* **Assigned task**:
Your response should be the lines from the one holding "Bulk density: dry" to the last line of the data below, copied exactly and with no additions.

[[ Data for review open ]]

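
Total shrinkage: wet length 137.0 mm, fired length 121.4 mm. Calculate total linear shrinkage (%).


TS = (137.0 - 121.4) / 137.0 * 100 = 11.39%

11.39


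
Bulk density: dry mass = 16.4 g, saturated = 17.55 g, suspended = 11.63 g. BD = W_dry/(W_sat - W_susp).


BD = 16.4 / (17.55 - 11.63) = 16.4 / 5.92 = 2.77 g/cm^3

2.77


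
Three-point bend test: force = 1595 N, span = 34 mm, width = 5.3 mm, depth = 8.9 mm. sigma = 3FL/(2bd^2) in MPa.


sigma = 3*1595*34/(2*5.3*8.9^2) = 193.8 MPa

193.8


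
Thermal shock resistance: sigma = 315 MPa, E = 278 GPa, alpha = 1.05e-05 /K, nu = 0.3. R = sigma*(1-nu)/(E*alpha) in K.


R = 315*(1-0.3)/(278*1000*1.05e-05) = 76 K

76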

[[ Data for review closed ]]

* **Response to the task**:
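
Bulk density: dry mass = 16.4 g, saturated = 17.55 g, suspended = 11.63 g. BD = W_dry/(W_sat - W_susp).


BD = 16.4 / (17.55 - 11.63) = 16.4 / 5.92 = 2.77 g/cm^3

2.77


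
Three-point bend test: force = 1595 N, span = 34 mm, width = 5.3 mm, depth = 8.9 mm. sigma = 3FL/(2bd^2) in MPa.


sigma = 3*1595*34/(2*5.3*8.9^2) = 193.8 MPa

193.8


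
Thermal shock resistance: sigma = 315 MPa, E = 278 GPa, alpha = 1.05e-05 /K, nu = 0.3. R = sigma*(1-nu)/(E*alpha) in K.


R = 315*(1-0.3)/(278*1000*1.05e-05) = 76 K

76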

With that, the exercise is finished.